**Your instructions:** Would you transcribe word for word every line from the one containing "For a mudstone" to the end of the data, both ends included, and leave out the rest?

(Dataset entries)
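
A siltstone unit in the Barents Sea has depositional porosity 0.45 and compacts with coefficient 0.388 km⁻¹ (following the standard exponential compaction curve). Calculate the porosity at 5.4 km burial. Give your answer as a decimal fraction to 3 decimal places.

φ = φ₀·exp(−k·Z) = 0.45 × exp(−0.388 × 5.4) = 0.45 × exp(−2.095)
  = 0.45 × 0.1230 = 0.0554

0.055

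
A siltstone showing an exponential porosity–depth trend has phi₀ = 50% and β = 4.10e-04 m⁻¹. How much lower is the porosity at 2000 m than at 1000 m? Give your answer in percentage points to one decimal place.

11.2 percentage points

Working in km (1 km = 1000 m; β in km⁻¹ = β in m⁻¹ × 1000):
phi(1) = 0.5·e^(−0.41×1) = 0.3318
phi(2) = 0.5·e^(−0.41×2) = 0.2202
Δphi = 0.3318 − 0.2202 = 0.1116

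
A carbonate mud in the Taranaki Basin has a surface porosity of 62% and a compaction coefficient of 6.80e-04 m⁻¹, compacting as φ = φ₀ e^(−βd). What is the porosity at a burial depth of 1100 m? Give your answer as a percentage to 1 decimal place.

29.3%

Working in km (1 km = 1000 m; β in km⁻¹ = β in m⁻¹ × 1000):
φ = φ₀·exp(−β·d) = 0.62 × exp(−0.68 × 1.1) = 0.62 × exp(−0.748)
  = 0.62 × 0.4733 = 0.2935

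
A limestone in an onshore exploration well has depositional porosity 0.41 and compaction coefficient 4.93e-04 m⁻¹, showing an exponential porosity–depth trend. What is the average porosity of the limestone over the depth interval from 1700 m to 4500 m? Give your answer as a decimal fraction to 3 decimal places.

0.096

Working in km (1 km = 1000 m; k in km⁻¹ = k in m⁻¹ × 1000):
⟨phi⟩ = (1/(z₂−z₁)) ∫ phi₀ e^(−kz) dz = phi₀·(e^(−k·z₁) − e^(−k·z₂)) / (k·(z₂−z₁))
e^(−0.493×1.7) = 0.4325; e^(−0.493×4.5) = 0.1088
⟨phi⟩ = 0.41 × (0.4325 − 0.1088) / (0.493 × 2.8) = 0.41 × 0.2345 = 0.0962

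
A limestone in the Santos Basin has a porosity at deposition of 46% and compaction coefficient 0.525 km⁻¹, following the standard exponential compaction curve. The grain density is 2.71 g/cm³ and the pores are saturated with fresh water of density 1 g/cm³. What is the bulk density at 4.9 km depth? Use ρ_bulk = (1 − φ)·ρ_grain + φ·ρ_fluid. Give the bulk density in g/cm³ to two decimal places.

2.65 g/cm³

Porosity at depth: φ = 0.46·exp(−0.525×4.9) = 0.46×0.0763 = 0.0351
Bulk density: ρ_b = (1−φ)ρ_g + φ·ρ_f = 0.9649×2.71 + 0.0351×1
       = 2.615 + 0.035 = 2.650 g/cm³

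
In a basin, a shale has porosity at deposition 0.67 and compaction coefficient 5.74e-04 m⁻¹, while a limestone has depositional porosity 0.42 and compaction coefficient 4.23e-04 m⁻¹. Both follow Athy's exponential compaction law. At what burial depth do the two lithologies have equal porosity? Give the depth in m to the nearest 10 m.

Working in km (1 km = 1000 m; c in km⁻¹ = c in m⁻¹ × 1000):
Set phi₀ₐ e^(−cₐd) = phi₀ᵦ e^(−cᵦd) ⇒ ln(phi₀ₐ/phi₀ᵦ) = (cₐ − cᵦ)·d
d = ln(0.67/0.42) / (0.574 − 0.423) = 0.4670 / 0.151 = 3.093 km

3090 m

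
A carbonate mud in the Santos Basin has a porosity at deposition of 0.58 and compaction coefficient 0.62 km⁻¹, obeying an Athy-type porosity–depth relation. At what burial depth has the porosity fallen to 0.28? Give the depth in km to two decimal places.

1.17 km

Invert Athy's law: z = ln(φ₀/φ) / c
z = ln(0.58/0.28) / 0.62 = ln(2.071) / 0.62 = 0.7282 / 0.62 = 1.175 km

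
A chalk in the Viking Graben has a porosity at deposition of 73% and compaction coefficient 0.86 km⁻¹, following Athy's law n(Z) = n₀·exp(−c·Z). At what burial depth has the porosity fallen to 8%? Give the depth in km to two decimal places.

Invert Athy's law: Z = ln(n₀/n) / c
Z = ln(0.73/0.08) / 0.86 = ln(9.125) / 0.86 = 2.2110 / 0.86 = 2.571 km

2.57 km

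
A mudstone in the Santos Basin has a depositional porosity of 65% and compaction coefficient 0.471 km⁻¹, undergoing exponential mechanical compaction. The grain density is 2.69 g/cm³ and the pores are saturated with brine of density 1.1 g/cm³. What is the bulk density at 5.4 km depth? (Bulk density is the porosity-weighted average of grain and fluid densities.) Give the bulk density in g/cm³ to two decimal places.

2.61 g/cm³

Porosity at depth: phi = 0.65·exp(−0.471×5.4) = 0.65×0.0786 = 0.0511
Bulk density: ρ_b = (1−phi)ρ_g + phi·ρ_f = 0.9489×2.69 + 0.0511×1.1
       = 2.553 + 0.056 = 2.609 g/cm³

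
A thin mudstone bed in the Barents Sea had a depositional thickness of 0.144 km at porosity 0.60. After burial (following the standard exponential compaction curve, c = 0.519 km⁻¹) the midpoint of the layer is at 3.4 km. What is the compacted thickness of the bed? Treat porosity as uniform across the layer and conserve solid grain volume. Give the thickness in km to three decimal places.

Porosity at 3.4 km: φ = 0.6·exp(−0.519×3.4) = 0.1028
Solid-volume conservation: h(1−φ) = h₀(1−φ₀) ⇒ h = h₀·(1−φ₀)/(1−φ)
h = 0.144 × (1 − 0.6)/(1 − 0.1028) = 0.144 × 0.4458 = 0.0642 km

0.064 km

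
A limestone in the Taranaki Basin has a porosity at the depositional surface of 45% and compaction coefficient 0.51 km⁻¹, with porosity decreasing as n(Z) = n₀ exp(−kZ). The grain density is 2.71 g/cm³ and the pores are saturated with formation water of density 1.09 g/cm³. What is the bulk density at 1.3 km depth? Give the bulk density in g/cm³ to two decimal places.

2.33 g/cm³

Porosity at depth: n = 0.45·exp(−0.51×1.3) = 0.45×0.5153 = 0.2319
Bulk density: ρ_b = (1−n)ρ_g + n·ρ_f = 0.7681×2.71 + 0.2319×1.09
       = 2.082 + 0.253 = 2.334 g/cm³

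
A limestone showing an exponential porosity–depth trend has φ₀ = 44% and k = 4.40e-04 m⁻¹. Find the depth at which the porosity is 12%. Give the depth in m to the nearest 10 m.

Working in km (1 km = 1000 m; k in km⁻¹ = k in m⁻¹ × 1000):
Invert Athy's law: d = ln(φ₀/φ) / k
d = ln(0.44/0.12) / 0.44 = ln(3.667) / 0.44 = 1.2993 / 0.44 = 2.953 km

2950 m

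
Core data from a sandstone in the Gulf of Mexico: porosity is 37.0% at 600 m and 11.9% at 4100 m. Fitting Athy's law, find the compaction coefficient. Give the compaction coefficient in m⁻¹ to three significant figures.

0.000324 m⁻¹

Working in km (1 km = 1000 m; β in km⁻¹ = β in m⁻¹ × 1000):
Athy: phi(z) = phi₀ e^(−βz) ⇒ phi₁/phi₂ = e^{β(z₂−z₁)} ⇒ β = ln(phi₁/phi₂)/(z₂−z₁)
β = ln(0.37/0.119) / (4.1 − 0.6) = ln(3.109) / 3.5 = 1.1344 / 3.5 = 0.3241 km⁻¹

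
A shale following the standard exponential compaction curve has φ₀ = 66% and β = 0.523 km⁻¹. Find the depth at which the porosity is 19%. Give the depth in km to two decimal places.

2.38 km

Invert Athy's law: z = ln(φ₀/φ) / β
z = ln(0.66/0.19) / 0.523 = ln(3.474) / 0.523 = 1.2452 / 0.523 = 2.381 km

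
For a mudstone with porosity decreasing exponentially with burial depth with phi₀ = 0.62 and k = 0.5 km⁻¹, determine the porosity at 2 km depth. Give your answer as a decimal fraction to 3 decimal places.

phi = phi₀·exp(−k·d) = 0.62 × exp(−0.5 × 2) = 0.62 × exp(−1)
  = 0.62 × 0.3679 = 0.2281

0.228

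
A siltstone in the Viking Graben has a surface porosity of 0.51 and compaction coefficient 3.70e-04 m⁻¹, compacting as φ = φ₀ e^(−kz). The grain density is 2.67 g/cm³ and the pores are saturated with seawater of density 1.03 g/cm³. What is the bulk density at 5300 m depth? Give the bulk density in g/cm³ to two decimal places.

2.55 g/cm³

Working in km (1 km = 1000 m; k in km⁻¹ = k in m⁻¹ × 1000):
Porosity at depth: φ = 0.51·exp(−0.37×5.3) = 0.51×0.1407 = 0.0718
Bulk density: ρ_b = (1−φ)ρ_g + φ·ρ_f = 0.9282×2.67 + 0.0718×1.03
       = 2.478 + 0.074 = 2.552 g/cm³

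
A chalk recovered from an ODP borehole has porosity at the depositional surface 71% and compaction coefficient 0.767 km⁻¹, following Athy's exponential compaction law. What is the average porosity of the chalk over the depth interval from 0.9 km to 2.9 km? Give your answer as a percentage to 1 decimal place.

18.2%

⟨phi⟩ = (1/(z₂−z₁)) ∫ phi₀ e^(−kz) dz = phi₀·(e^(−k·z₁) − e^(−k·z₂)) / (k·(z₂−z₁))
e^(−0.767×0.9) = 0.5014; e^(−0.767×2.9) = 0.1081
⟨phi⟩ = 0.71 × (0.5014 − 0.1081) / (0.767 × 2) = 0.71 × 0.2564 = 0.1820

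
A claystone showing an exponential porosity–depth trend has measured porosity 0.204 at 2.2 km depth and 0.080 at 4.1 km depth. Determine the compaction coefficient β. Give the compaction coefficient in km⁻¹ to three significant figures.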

**Written answer:**
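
For a mudstone with porosity decreasing exponentially with burial depth with phi₀ = 0.62 and k = 0.5 km⁻¹, determine the porosity at 2 km depth. Give your answer as a decimal fraction to 3 decimal places.

phi = phi₀·exp(−k·d) = 0.62 × exp(−0.5 × 2) = 0.62 × exp(−1)
  = 0.62 × 0.3679 = 0.2281

0.228

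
A siltstone in the Viking Graben has a surface porosity of 0.51 and compaction coefficient 3.70e-04 m⁻¹, compacting as φ = φ₀ e^(−kz). The grain density is 2.67 g/cm³ and the pores are saturated with seawater of density 1.03 g/cm³. What is the bulk density at 5300 m depth? Give the bulk density in g/cm³ to two decimal places.

2.55 g/cm³

Working in km (1 km = 1000 m; k in km⁻¹ = k in m⁻¹ × 1000):
Porosity at depth: φ = 0.51·exp(−0.37×5.3) = 0.51×0.1407 = 0.0718
Bulk density: ρ_b = (1−φ)ρ_g + φ·ρ_f = 0.9282×2.67 + 0.0718×1.03
       = 2.478 + 0.074 = 2.552 g/cm³

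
A chalk recovered from an ODP borehole has porosity at the depositional surface 71% and compaction coefficient 0.767 km⁻¹, following Athy's exponential compaction law. What is the average porosity of the chalk over the depth interval from 0.9 km to 2.9 km? Give your answer as a percentage to 1 decimal place.

18.2%

⟨phi⟩ = (1/(z₂−z₁)) ∫ phi₀ e^(−kz) dz = phi₀·(e^(−k·z₁) − e^(−k·z₂)) / (k·(z₂−z₁))
e^(−0.767×0.9) = 0.5014; e^(−0.767×2.9) = 0.1081
⟨phi⟩ = 0.71 × (0.5014 − 0.1081) / (0.767 × 2) = 0.71 × 0.2564 = 0.1820

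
A claystone showing an exponential porosity–depth trend has measured porosity 0.204 at 2.2 km depth and 0.080 at 4.1 km depth. Determine the compaction coefficient β. Give the compaction coefficient in km⁻¹ to three significant figures.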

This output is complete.